Items from a dataset
--- START ---

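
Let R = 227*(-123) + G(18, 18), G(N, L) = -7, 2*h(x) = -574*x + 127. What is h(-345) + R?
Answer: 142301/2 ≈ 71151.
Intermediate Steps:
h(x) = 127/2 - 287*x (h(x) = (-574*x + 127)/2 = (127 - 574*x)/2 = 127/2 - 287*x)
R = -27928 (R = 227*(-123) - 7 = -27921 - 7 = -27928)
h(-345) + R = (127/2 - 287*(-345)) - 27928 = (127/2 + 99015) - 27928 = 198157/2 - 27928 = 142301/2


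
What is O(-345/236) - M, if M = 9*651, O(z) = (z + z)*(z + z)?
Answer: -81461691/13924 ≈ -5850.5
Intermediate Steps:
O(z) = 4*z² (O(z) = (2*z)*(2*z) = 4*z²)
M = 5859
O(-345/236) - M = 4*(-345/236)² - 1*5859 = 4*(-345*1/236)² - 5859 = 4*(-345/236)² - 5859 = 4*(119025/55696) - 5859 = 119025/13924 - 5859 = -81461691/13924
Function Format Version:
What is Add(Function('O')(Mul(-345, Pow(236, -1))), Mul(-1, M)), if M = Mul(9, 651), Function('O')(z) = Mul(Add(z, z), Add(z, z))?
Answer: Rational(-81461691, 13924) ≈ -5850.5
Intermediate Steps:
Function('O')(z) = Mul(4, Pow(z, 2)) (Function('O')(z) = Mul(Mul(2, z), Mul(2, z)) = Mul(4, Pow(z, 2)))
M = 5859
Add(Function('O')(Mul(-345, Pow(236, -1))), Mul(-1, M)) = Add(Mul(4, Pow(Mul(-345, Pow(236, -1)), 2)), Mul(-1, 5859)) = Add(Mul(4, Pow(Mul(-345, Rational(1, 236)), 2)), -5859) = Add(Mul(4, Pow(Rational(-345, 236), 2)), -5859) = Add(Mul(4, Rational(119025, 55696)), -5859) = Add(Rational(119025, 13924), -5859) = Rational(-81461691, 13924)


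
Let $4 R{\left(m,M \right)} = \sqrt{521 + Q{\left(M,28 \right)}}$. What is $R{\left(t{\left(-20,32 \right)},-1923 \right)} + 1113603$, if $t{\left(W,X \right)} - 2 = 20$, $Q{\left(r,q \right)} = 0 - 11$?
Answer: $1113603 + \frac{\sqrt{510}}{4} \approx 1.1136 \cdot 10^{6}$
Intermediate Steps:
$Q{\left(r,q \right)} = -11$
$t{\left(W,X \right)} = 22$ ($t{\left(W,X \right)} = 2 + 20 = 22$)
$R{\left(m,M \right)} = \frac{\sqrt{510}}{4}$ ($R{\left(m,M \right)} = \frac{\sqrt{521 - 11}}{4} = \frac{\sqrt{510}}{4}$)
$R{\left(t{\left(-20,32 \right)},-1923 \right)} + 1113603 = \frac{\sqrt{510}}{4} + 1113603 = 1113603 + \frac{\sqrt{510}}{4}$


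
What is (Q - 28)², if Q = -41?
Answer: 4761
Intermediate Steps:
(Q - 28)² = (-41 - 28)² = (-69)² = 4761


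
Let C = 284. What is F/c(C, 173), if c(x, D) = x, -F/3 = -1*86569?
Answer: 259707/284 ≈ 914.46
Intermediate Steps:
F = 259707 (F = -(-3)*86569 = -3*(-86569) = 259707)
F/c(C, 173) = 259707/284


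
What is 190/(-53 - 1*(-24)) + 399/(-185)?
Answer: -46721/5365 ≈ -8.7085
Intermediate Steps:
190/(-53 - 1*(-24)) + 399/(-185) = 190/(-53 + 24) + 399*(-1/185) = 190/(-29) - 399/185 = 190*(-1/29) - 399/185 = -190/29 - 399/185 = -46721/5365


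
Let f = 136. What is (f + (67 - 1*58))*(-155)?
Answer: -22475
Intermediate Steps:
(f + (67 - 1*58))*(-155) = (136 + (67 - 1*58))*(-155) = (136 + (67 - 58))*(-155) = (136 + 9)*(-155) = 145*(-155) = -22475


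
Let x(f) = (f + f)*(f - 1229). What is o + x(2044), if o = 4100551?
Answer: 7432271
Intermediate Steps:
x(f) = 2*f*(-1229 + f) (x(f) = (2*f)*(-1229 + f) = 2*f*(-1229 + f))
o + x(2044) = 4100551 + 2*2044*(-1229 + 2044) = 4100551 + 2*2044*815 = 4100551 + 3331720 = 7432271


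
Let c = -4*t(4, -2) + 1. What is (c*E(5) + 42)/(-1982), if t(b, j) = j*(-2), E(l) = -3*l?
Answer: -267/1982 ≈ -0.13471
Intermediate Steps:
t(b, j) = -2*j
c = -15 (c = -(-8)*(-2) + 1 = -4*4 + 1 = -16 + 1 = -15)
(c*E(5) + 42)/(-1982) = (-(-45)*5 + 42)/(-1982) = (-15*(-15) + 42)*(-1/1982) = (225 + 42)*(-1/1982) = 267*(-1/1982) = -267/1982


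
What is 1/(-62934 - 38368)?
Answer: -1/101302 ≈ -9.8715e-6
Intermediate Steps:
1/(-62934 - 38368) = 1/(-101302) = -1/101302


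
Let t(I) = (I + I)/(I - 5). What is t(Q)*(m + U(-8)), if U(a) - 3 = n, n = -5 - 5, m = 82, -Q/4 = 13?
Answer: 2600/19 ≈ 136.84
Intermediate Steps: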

--- END ---

* _Task details_
If a line in the entries above holds the word "Answer", count it; then report the total alone.

* _Solution to the exercise_
12